INSTRUCTIONS FOR THE TASK. Write the line that contains "Compute the suffix" and each one after it, word for word, ending with the final line of the data.

INFORMATION SUPPLIED section start

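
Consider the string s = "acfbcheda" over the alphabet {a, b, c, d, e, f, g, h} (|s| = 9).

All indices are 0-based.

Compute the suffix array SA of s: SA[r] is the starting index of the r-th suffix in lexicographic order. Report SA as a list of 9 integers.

[8, 0, 3, 1, 4, 7, 6, 2, 5]

sorted suffixes:
  #0 SA[0]=8  'a'
  #1 SA[1]=0  'acfbcheda'
  #2 SA[2]=3  'bcheda'
  #3 SA[3]=1  'cfbcheda'
  #4 SA[4]=4  'cheda'
  #5 SA[5]=7  'da'
  #6 SA[6]=6  'eda'
  #7 SA[7]=2  'fbcheda'
  #8 SA[8]=5  'heda'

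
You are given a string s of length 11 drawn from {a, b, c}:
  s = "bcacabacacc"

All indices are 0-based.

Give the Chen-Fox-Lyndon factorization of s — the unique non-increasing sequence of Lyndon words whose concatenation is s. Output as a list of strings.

["bc", "ac", "abacacc"]

emit factor 1: 'bc' (i=0, period=2)
emit factor 2: 'ac' (i=2, period=2)
emit factor 3: 'abacacc' (i=4, period=7)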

INFORMATION SUPPLIED section end

TASK RESPONSE.
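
Compute the suffix array SA of s: SA[r] is the starting index of the r-th suffix in lexicographic order. Report SA as a list of 9 integers.

[8, 0, 3, 1, 4, 7, 6, 2, 5]

sorted suffixes:
  #0 SA[0]=8  'a'
  #1 SA[1]=0  'acfbcheda'
  #2 SA[2]=3  'bcheda'
  #3 SA[3]=1  'cfbcheda'
  #4 SA[4]=4  'cheda'
  #5 SA[5]=7  'da'
  #6 SA[6]=6  'eda'
  #7 SA[7]=2  'fbcheda'
  #8 SA[8]=5  'heda'

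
You are given a string s of length 11 drawn from {a, b, c}:
  s = "bcacabacacc"

All indices are 0-based.

Give the Chen-Fox-Lyndon factorization of s — the unique non-increasing sequence of Lyndon words whose concatenation is s. Output as a list of strings.

["bc", "ac", "abacacc"]

emit factor 1: 'bc' (i=0, period=2)
emit factor 2: 'ac' (i=2, period=2)
emit factor 3: 'abacacc' (i=4, period=7)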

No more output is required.